[Stored items from a collection]
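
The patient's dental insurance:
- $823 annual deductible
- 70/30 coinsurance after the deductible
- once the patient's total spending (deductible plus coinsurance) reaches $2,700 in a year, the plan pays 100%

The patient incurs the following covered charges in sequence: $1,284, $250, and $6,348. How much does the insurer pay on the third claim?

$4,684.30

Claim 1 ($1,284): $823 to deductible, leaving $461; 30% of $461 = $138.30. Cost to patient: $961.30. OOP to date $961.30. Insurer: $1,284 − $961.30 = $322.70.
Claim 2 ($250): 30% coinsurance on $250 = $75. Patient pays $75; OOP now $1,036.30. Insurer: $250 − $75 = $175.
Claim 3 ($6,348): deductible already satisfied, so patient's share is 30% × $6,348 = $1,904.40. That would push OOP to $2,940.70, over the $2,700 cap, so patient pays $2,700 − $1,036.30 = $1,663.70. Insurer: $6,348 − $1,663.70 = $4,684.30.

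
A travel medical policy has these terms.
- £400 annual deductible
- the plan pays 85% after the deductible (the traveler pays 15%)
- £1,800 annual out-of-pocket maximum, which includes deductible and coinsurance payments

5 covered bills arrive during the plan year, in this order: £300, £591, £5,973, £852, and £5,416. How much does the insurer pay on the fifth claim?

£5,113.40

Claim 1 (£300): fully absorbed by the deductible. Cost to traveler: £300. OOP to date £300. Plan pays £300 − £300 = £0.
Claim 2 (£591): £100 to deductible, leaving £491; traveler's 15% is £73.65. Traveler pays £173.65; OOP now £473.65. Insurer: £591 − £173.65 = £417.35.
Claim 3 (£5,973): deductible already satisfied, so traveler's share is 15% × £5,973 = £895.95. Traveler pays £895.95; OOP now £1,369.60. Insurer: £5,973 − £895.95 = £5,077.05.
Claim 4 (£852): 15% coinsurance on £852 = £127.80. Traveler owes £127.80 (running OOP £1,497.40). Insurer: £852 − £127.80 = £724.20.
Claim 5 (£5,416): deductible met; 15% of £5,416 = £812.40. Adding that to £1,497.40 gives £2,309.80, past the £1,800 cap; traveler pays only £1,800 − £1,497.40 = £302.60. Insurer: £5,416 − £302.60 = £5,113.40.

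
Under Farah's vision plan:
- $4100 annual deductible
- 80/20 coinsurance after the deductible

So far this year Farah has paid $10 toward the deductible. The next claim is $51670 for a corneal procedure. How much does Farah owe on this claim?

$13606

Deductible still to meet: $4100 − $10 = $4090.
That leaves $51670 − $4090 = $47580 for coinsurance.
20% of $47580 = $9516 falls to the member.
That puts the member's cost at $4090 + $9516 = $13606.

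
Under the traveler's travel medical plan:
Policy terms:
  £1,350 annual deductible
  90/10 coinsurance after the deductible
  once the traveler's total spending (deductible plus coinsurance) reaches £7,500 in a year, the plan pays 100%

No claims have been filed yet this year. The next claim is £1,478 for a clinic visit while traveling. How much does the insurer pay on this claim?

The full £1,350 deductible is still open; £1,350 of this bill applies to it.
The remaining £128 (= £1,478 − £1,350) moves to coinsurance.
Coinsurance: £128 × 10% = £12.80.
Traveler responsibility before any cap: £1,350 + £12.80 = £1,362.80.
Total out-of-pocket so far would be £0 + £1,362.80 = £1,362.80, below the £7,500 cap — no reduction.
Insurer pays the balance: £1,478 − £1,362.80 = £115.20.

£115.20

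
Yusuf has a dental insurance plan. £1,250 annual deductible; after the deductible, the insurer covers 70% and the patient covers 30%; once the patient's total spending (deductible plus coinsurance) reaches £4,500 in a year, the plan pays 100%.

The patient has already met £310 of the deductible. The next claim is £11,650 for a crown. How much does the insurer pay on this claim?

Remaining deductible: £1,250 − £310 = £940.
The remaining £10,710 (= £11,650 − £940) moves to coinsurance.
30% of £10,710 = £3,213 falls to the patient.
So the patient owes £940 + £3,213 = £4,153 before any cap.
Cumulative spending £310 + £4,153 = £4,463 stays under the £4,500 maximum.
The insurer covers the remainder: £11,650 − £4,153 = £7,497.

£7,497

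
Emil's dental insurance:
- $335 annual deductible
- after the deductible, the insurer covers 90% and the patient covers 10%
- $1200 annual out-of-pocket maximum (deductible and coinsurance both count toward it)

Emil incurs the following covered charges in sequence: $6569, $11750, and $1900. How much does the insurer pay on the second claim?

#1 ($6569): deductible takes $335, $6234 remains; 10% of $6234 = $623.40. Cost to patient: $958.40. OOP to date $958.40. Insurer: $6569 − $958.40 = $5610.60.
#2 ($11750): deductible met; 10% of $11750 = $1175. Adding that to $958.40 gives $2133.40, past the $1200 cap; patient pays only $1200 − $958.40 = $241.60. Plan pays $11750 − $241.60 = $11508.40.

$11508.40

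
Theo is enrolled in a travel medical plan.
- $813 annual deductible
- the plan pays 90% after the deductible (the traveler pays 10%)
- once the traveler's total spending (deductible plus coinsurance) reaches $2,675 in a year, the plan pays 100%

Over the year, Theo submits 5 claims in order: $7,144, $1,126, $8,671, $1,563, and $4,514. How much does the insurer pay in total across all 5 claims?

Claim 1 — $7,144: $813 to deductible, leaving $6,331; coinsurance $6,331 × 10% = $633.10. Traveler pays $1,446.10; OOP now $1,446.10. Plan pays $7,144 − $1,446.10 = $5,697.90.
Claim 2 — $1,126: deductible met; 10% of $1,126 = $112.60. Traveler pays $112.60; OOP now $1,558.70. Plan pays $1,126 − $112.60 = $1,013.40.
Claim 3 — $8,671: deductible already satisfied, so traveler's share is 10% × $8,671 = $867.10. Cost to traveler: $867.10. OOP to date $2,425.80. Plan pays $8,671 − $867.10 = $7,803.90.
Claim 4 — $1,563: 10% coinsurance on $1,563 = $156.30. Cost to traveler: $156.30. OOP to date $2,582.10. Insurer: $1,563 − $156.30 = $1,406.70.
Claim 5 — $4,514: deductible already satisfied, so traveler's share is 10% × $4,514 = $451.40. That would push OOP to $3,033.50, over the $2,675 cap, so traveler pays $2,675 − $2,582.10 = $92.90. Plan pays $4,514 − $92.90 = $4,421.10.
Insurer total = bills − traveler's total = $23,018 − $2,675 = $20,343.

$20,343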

- WHAT YOU NEED TO DO -
Retype the records above exactly.

- PROBLEM SOLUTION -
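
The patient's dental insurance:
- $823 annual deductible
- 70/30 coinsurance after the deductible
- once the patient's total spending (deductible plus coinsurance) reaches $2,700 in a year, the plan pays 100%

The patient incurs the following covered charges in sequence: $1,284, $250, and $6,348. How much does the insurer pay on the third claim?

$4,684.30

Claim 1 ($1,284): $823 to deductible, leaving $461; 30% of $461 = $138.30. Cost to patient: $961.30. OOP to date $961.30. Insurer: $1,284 − $961.30 = $322.70.
Claim 2 ($250): 30% coinsurance on $250 = $75. Patient pays $75; OOP now $1,036.30. Insurer: $250 − $75 = $175.
Claim 3 ($6,348): deductible already satisfied, so patient's share is 30% × $6,348 = $1,904.40. That would push OOP to $2,940.70, over the $2,700 cap, so patient pays $2,700 − $1,036.30 = $1,663.70. Insurer: $6,348 − $1,663.70 = $4,684.30.

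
A travel medical policy has these terms.
- £400 annual deductible
- the plan pays 85% after the deductible (the traveler pays 15%)
- £1,800 annual out-of-pocket maximum, which includes deductible and coinsurance payments

5 covered bills arrive during the plan year, in this order: £300, £591, £5,973, £852, and £5,416. How much does the insurer pay on the fifth claim?

£5,113.40

Claim 1 (£300): fully absorbed by the deductible. Cost to traveler: £300. OOP to date £300. Plan pays £300 − £300 = £0.
Claim 2 (£591): £100 to deductible, leaving £491; traveler's 15% is £73.65. Traveler pays £173.65; OOP now £473.65. Insurer: £591 − £173.65 = £417.35.
Claim 3 (£5,973): deductible already satisfied, so traveler's share is 15% × £5,973 = £895.95. Traveler pays £895.95; OOP now £1,369.60. Insurer: £5,973 − £895.95 = £5,077.05.
Claim 4 (£852): 15% coinsurance on £852 = £127.80. Traveler owes £127.80 (running OOP £1,497.40). Insurer: £852 − £127.80 = £724.20.
Claim 5 (£5,416): deductible met; 15% of £5,416 = £812.40. Adding that to £1,497.40 gives £2,309.80, past the £1,800 cap; traveler pays only £1,800 − £1,497.40 = £302.60. Insurer: £5,416 − £302.60 = £5,113.40.

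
Under Farah's vision plan:
- $4100 annual deductible
- 80/20 coinsurance after the deductible

So far this year Farah has paid $10 toward the deductible. The next claim is $51670 for a corneal procedure. How much does Farah owe on this claim?

$13606

Deductible still to meet: $4100 − $10 = $4090.
That leaves $51670 − $4090 = $47580 for coinsurance.
20% of $47580 = $9516 falls to the member.
That puts the member's cost at $4090 + $9516 = $13606.

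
Under the traveler's travel medical plan:
Policy terms:
  £1,350 annual deductible
  90/10 coinsurance after the deductible
  once the traveler's total spending (deductible plus coinsurance) reaches £7,500 in a year, the plan pays 100%

No claims have been filed yet this year. The next claim is £1,478 for a clinic visit while traveling. How much does the insurer pay on this claim?

The full £1,350 deductible is still open; £1,350 of this bill applies to it.
The remaining £128 (= £1,478 − £1,350) moves to coinsurance.
Coinsurance: £128 × 10% = £12.80.
Traveler responsibility before any cap: £1,350 + £12.80 = £1,362.80.
Total out-of-pocket so far would be £0 + £1,362.80 = £1,362.80, below the £7,500 cap — no reduction.
Insurer pays the balance: £1,478 − £1,362.80 = £115.20.

£115.20

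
Yusuf has a dental insurance plan. £1,250 annual deductible; after the deductible, the insurer covers 70% and the patient covers 30%; once the patient's total spending (deductible plus coinsurance) reaches £4,500 in a year, the plan pays 100%.

The patient has already met £310 of the deductible. The next claim is £11,650 for a crown. How much does the insurer pay on this claim?

Remaining deductible: £1,250 − £310 = £940.
The remaining £10,710 (= £11,650 − £940) moves to coinsurance.
30% of £10,710 = £3,213 falls to the patient.
So the patient owes £940 + £3,213 = £4,153 before any cap.
Cumulative spending £310 + £4,153 = £4,463 stays under the £4,500 maximum.
The insurer covers the remainder: £11,650 − £4,153 = £7,497.

£7,497

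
Emil's dental insurance:
- $335 annual deductible
- after the deductible, the insurer covers 90% and the patient covers 10%
- $1200 annual out-of-pocket maximum (deductible and coinsurance both count toward it)

Emil incurs the following covered charges in sequence: $6569, $11750, and $1900. How much does the insurer pay on the second claim?

#1 ($6569): deductible takes $335, $6234 remains; 10% of $6234 = $623.40. Cost to patient: $958.40. OOP to date $958.40. Insurer: $6569 − $958.40 = $5610.60.
#2 ($11750): deductible met; 10% of $11750 = $1175. Adding that to $958.40 gives $2133.40, past the $1200 cap; patient pays only $1200 − $958.40 = $241.60. Plan pays $11750 − $241.60 = $11508.40.

$11508.40

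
Theo is enrolled in a travel medical plan.
- $813 annual deductible
- the plan pays 90% after the deductible (the traveler pays 10%)
- once the traveler's total spending (deductible plus coinsurance) reaches $2,675 in a year, the plan pays 100%

Over the year, Theo submits 5 claims in order: $7,144, $1,126, $8,671, $1,563, and $4,514. How much does the insurer pay in total across all 5 claims?

Claim 1 — $7,144: $813 to deductible, leaving $6,331; coinsurance $6,331 × 10% = $633.10. Traveler pays $1,446.10; OOP now $1,446.10. Plan pays $7,144 − $1,446.10 = $5,697.90.
Claim 2 — $1,126: deductible met; 10% of $1,126 = $112.60. Traveler pays $112.60; OOP now $1,558.70. Plan pays $1,126 − $112.60 = $1,013.40.
Claim 3 — $8,671: deductible already satisfied, so traveler's share is 10% × $8,671 = $867.10. Cost to traveler: $867.10. OOP to date $2,425.80. Plan pays $8,671 − $867.10 = $7,803.90.
Claim 4 — $1,563: 10% coinsurance on $1,563 = $156.30. Cost to traveler: $156.30. OOP to date $2,582.10. Insurer: $1,563 − $156.30 = $1,406.70.
Claim 5 — $4,514: deductible already satisfied, so traveler's share is 10% × $4,514 = $451.40. That would push OOP to $3,033.50, over the $2,675 cap, so traveler pays $2,675 − $2,582.10 = $92.90. Plan pays $4,514 − $92.90 = $4,421.10.
Insurer total = bills − traveler's total = $23,018 − $2,675 = $20,343.

$20,343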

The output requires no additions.